*Task details*:
Copy each line in the data below that contains the word "Pharma".

====== Input records

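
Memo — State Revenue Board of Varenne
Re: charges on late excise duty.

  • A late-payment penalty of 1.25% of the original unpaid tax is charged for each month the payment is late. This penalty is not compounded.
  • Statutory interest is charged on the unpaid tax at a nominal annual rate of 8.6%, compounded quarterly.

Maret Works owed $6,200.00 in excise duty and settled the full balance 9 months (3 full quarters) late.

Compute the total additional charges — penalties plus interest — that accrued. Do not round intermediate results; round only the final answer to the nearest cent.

$1,106.06

Late-payment penalty: 9 × 1.25% × $6,200.00 = $697.50
Interest (8.6%/yr ÷ 4 = 2.15%/quarter): $6,200.00 × ((1 + 0.0215)^3 − 1) = $408.5595…
Penalties + interest = $697.5000 + $408.5595… = $1,106.06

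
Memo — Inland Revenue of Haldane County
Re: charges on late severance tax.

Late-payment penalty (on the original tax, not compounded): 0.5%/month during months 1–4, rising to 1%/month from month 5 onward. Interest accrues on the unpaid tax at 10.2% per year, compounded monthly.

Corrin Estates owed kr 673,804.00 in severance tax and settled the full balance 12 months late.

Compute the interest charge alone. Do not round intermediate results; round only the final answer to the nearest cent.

Interest (10.2%/yr ÷ 12 = 0.85%/month): kr 673,804.00 × ((1 + 0.0085)^12 − 1) = kr 72,033.8433…

kr 72,033.84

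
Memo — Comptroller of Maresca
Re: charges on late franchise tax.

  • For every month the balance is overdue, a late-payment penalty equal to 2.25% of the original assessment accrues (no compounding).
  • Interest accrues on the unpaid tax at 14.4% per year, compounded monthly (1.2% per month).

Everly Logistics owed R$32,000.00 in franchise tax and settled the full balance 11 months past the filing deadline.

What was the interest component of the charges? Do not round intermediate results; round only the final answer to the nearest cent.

Interest: R$32,000.00 × ((1 + 0.012)^11 − 1) = R$32,000.00 × 0.1402121… = R$4,486.7865…

R$4,486.79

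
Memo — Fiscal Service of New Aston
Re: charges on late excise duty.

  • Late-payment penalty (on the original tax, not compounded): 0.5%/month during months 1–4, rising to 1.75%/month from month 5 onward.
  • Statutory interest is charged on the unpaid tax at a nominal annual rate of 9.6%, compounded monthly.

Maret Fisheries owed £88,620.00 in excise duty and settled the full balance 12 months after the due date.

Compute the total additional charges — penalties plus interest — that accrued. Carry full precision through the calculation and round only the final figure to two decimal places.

Penalty, months 1–4: 4 × 0.5% × £88,620.00 = £1,772.40
Penalty, months 5–12: 8 × 1.75% × £88,620.00 = £12,406.80
Interest (9.6%/yr ÷ 12 = 0.8%/month): £88,620.00 × ((1 + 0.008)^12 − 1) = £8,892.0150…
Penalties + interest = £14,179.2000 + £8,892.0150… = £23,071.22

£23,071.22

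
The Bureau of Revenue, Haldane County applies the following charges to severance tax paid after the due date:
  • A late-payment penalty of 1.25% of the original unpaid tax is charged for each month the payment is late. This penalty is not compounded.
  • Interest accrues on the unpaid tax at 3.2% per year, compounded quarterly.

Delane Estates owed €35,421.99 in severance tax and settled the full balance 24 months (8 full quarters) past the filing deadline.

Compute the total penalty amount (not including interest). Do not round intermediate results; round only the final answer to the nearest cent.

Late-payment penalty = 1.25% × €35,421.99 × 24 mo = €10,626.60…

€10,626.60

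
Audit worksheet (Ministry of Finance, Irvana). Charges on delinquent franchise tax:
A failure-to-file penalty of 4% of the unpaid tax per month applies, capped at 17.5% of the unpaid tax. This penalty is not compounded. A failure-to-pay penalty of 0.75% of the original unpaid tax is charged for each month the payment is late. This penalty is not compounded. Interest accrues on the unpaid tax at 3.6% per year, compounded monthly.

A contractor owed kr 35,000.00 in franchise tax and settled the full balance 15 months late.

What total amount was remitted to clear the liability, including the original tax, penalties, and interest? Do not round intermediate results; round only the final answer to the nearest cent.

kr 46,671.01

Failure-to-file: 15 × 4% × kr 35,000.00 = kr 21,000.00, capped at 17.5% × kr 35,000.00 = kr 6,125.00
Failure-to-pay penalty = 0.75% × kr 35,000.00 × 15 mo = kr 3,937.50
Interest (3.6%/yr ÷ 12 = 0.3%/month): kr 35,000.00 × ((1 + 0.003)^15 − 1) = kr 1,608.5089…
Total = kr 35,000.00 + kr 10,062.5000 + kr 1,608.5089… = kr 46,671.01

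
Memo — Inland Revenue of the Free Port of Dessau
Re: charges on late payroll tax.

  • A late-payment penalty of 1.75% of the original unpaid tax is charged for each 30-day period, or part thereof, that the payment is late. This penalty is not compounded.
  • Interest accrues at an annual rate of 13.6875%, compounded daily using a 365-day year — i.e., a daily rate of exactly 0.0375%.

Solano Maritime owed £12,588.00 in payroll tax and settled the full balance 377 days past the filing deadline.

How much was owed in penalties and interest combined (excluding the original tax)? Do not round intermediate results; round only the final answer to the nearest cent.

Penalty periods: ⌈377/30⌉ = 13; penalty = 13 × 1.75% × £12,588.00 = £2,863.77
Interest: £12,588.00 × ((1 + 0.000375)^377 − 1) = £12,588.00 × 0.15182599… = £1,911.1855…
Penalties + interest = £2,863.7700 + £1,911.1855… = £4,774.96

£4,774.96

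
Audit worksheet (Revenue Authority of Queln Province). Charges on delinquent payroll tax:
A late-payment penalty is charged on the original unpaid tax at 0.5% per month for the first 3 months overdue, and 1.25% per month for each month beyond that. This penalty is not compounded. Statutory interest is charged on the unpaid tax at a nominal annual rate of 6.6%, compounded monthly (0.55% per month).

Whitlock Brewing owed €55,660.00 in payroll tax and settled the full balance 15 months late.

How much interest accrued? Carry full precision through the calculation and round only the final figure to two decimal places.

Interest: €55,660.00 × ((1 + 0.0055)^15 − 1) = €55,660.00 × 0.0857532… = €4,773.0239…

€4,773.02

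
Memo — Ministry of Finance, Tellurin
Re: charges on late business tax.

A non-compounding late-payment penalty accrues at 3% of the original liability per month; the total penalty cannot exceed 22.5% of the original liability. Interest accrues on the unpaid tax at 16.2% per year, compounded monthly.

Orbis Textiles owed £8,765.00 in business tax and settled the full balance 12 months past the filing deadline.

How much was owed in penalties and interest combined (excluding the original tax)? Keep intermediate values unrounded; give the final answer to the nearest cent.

£3,502.38

Penalty (uncapped): 12 × 3% × £8,765.00 = £3,155.40; cap = 22.5% × £8,765.00 = £1,972.13… → penalty = £1,972.13…
Interest (16.2%/yr ÷ 12 = 1.35%/month): £8,765.00 × ((1 + 0.0135)^12 − 1) = £1,530.2514…
Penalties + interest = £1,972.1250 + £1,530.2514… = £3,502.38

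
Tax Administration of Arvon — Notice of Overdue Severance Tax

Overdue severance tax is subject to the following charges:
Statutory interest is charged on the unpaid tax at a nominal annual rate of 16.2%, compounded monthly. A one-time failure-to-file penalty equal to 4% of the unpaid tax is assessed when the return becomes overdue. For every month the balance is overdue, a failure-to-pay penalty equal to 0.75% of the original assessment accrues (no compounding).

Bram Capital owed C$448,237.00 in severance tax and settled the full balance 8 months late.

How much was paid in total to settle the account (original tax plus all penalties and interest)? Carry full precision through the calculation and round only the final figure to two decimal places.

C$543,820.46

Failure-to-file penalty: 4% × C$448,237.00 = C$17,929.48
Failure-to-pay penalty = 0.75% × C$448,237.00 × 8 mo = C$26,894.22
Interest (16.2%/yr ÷ 12 = 1.35%/month): C$448,237.00 × ((1 + 0.0135)^8 − 1) = C$50,759.7615…
Total = C$448,237.00 + C$44,823.7000 + C$50,759.7615… = C$543,820.46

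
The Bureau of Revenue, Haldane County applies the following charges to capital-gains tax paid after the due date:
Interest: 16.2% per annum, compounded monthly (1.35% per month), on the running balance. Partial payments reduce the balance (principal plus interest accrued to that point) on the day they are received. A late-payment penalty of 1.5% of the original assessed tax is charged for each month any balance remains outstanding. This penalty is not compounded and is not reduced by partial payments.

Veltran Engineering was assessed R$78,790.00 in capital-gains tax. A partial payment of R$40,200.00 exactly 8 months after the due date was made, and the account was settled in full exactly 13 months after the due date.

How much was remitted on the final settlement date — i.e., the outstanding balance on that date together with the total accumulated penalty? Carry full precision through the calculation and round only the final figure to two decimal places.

R$66,171.33

Balance at month 8: R$78,790.0000 × (1 + 0.0135)^8 = R$87,712.4263…
After R$40,200.00 payment: R$87,712.4263… − R$40,200.00 = R$47,512.4263…
Balance at month 13: R$47,512.4263… × (1 + 0.0135)^5 = R$50,807.2834…
Penalty: 13 × 1.5% × R$78,790.00 = R$15,364.05
Final settlement = outstanding balance + penalty = R$50,807.2834… + R$15,364.05 = R$66,171.33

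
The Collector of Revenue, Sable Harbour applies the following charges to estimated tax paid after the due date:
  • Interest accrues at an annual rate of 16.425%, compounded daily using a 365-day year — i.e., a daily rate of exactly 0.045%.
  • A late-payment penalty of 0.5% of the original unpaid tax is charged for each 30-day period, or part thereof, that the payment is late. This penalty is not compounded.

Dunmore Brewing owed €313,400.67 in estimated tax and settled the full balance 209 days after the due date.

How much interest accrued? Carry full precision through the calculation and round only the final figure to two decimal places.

€30,898.62

Interest: €313,400.67 × ((1 + 0.00045)^209 − 1) = €313,400.67 × 0.09859143… = €30,898.6216…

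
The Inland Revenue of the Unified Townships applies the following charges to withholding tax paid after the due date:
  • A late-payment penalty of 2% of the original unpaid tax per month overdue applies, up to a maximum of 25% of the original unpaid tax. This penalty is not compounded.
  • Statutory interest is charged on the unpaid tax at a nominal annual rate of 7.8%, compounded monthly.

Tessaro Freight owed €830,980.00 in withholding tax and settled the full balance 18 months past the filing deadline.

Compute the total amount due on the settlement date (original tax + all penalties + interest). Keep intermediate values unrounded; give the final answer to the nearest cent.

Penalty (uncapped): 18 × 2% × €830,980.00 = €299,152.80; cap = 25% × €830,980.00 = €207,745.00 → penalty = €207,745.00
Interest (7.8%/yr ÷ 12 = 0.65%/month): €830,980.00 × ((1 + 0.0065)^18 − 1) = €102,787.1629…
Total = €830,980.00 + €207,745.0000 + €102,787.1629… = €1,141,512.16

€1,141,512.16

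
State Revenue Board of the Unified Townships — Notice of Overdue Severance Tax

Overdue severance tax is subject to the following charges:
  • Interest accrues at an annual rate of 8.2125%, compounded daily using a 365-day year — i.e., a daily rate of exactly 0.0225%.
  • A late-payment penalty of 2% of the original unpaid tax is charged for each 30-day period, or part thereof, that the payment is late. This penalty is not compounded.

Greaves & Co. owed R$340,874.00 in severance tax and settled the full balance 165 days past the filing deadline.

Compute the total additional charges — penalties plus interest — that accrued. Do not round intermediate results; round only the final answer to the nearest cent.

R$53,796.19

Penalty periods: ⌈165/30⌉ = 6; penalty = 6 × 2% × R$340,874.00 = R$40,904.88
Interest: R$340,874.00 × ((1 + 0.000225)^165 − 1) = R$340,874.00 × 0.03781841… = R$12,891.3116…
Penalties + interest = R$40,904.8800 + R$12,891.3116… = R$53,796.19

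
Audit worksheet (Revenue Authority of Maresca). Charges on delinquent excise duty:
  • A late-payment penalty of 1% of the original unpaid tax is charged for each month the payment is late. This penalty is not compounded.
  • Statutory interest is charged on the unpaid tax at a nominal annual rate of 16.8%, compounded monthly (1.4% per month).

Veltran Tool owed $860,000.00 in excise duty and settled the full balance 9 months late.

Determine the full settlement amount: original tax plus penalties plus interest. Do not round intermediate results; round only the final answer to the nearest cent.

$1,052,030.61

Late-payment penalty: 9 × 1% × $860,000.00 = $77,400.00
Interest: $860,000.00 × ((1 + 0.014)^9 − 1) = $860,000.00 × 0.1332914… = $114,630.6081…
Total = $860,000.00 + $77,400.0000 + $114,630.6081… = $1,052,030.61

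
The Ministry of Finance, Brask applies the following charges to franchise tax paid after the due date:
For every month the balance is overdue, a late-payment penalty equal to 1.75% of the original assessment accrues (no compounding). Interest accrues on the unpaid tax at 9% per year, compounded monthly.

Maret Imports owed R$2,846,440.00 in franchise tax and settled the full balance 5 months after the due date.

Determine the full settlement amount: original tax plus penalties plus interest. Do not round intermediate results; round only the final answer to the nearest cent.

R$3,203,858.18

Late-payment penalty: 5 × 1.75% × R$2,846,440.00 = R$249,063.50
Interest (9%/yr ÷ 12 = 0.75%/month): R$2,846,440.00 × ((1 + 0.0075)^5 − 1) = R$108,354.6760…
Total = R$2,846,440.00 + R$249,063.5000 + R$108,354.6760… = R$3,203,858.18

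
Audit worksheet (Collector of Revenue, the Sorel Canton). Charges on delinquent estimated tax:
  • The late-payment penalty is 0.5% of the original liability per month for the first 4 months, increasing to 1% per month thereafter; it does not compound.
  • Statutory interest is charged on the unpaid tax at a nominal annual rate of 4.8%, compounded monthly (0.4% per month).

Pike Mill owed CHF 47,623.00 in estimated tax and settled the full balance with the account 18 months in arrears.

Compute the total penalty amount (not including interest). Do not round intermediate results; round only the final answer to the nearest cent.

Penalty, months 1–4: 4 × 0.5% × CHF 47,623.00 = CHF 952.46
Penalty, months 5–18: 14 × 1% × CHF 47,623.00 = CHF 6,667.22
Total penalty = CHF 952.46 + CHF 6,667.22 = CHF 7,619.68

CHF 7,619.68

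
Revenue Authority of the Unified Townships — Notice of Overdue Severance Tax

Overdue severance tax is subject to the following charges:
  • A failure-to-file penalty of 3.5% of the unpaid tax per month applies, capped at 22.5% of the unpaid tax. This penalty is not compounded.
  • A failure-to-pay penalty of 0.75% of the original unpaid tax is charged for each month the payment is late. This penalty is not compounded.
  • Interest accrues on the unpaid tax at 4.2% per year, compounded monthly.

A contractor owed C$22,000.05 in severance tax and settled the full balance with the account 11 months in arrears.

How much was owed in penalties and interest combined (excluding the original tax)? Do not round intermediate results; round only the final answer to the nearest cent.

C$7,627.00

Failure-to-file: 11 × 3.5% × C$22,000.05 = C$8,470.02…, capped at 22.5% × C$22,000.05 = C$4,950.01…
Failure-to-pay penalty: 11 × 0.75% × C$22,000.05 = C$1,815.00…
Interest (4.2%/yr ÷ 12 = 0.35%/month): C$22,000.05 × ((1 + 0.0035)^11 − 1) = C$861.9812…
Penalties + interest = C$6,765.0154… + C$861.9812… = C$7,627.00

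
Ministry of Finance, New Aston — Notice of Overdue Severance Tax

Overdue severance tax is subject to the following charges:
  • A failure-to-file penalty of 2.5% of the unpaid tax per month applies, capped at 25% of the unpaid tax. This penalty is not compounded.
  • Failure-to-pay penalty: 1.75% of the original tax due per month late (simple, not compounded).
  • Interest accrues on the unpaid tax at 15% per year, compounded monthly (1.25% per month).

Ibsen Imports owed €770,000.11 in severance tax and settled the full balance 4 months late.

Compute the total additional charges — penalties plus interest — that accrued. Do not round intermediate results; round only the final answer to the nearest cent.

€170,127.93

Failure-to-file: 4 × 2.5% × €770,000.11 = €77,000.01… (under the 25% cap)
Failure-to-pay penalty: 4 × 1.75% × €770,000.11 = €53,900.01…
Interest: €770,000.11 × ((1 + 0.0125)^4 − 1) = €770,000.11 × 0.0509453… = €39,227.9150…
Penalties + interest = €130,900.0187 + €39,227.9150… = €170,127.93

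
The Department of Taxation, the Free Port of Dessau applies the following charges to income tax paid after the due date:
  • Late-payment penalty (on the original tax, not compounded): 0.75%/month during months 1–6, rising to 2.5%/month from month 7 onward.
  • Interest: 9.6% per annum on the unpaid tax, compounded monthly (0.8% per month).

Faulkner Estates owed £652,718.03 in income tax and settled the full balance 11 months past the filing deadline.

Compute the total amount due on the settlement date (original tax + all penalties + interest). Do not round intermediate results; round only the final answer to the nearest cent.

Penalty, months 1–6: 6 × 0.75% × £652,718.03 = £29,372.31…
Penalty, months 7–11: 5 × 2.5% × £652,718.03 = £81,589.75…
Interest: £652,718.03 × ((1 + 0.008)^11 − 1) = £652,718.03 × 0.0916058… = £59,792.7880…
Total = £652,718.03 + £110,962.0651 + £59,792.7880… = £823,472.88

£823,472.88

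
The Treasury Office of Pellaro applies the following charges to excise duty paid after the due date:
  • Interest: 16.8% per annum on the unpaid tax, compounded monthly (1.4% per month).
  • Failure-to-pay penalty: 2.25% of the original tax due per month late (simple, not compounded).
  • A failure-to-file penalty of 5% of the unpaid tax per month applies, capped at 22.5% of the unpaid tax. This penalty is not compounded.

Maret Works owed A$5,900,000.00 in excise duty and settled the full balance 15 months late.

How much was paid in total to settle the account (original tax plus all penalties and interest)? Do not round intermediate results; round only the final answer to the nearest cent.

A$10,586,857.41

Failure-to-file: 15 × 5% × A$5,900,000.00 = A$4,425,000.00, capped at 22.5% × A$5,900,000.00 = A$1,327,500.00
Failure-to-pay penalty: 15 × 2.25% × A$5,900,000.00 = A$1,991,250.00
Interest: A$5,900,000.00 × ((1 + 0.014)^15 − 1) = A$5,900,000.00 × 0.2318826… = A$1,368,107.4067…
Total = A$5,900,000.00 + A$3,318,750.0000 + A$1,368,107.4067… = A$10,586,857.41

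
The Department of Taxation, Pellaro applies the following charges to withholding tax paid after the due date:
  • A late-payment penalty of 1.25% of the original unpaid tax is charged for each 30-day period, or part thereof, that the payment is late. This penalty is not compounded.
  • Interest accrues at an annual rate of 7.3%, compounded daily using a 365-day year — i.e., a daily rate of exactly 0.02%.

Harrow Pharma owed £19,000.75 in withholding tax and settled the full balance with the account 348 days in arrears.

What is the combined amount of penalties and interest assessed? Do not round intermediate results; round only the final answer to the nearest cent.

Penalty periods: ⌈348/30⌉ = 12; penalty = 12 × 1.25% × £19,000.75 = £2,850.11…
Interest: £19,000.75 × ((1 + 0.0002)^348 − 1) = £19,000.75 × 0.07207180… = £1,369.4183…
Penalties + interest = £2,850.1125 + £1,369.4183… = £4,219.53

£4,219.53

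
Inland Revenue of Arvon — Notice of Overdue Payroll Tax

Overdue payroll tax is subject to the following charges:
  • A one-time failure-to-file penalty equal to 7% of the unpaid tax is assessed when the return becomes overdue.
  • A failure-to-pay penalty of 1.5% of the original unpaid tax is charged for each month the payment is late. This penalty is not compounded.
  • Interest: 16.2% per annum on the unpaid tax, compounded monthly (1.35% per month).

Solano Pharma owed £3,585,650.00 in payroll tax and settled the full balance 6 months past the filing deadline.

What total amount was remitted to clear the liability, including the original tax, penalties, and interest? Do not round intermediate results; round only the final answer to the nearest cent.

£4,459,772.16

Failure-to-file penalty: 7% × £3,585,650.00 = £250,995.50
Failure-to-pay penalty: 6 × 1.5% × £3,585,650.00 = £322,708.50
Interest: £3,585,650.00 × ((1 + 0.0135)^6 − 1) = £3,585,650.00 × 0.0837835… = £300,418.1577…
Total = £3,585,650.00 + £573,704.0000 + £300,418.1577… = £4,459,772.16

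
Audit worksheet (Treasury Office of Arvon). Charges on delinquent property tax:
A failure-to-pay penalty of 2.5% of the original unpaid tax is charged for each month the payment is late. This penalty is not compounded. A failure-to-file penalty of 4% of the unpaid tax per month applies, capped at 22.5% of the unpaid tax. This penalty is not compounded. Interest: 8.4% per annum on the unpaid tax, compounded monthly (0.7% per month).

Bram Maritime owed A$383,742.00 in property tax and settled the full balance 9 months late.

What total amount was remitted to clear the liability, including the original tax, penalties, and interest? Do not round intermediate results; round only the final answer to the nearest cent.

A$581,289.74

Failure-to-file: 9 × 4% × A$383,742.00 = A$138,147.12, capped at 22.5% × A$383,742.00 = A$86,341.95
Failure-to-pay penalty: 9 × 2.5% × A$383,742.00 = A$86,341.95
Interest: A$383,742.00 × ((1 + 0.007)^9 − 1) = A$383,742.00 × 0.0647931… = A$24,863.8402…
Total = A$383,742.00 + A$172,683.9000 + A$24,863.8402… = A$581,289.74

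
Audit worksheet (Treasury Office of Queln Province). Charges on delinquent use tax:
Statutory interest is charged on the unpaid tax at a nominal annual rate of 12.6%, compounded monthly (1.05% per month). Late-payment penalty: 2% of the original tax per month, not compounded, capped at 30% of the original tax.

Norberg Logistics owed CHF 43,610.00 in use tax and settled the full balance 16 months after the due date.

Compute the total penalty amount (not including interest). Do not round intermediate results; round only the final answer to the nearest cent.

CHF 13,083.00

Penalty (uncapped): 16 × 2% × CHF 43,610.00 = CHF 13,955.20; cap = 30% × CHF 43,610.00 = CHF 13,083.00 → penalty = CHF 13,083.00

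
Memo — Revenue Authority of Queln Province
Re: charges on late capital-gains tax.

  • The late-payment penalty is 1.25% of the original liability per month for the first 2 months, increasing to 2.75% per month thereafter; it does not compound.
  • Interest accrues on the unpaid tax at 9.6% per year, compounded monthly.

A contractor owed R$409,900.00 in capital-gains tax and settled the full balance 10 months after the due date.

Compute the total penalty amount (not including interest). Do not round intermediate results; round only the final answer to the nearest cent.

Penalty, months 1–2: 2 × 1.25% × R$409,900.00 = R$10,247.50
Penalty, months 3–10: 8 × 2.75% × R$409,900.00 = R$90,178.00
Total penalty = R$10,247.50 + R$90,178.00 = R$100,425.50

R$100,425.50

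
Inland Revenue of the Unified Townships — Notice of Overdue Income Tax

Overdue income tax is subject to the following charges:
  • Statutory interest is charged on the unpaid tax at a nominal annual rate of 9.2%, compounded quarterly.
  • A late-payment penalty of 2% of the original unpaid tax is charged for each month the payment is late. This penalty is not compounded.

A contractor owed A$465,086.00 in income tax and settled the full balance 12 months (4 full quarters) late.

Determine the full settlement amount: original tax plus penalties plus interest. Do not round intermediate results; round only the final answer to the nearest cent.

Late-payment penalty: 12 × 2% × A$465,086.00 = A$111,620.64
Interest (9.2%/yr ÷ 4 = 2.3%/quarter): A$465,086.00 × ((1 + 0.023)^4 − 1) = A$44,286.8599…
Total = A$465,086.00 + A$111,620.6400 + A$44,286.8599… = A$620,993.50

A$620,993.50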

============

*Your response*:
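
Harrow Pharma owed £19,000.75 in withholding tax and settled the full balance with the account 348 days in arrears.
Solano Pharma owed £3,585,650.00 in payroll tax and settled the full balance 6 months past the filing deadline.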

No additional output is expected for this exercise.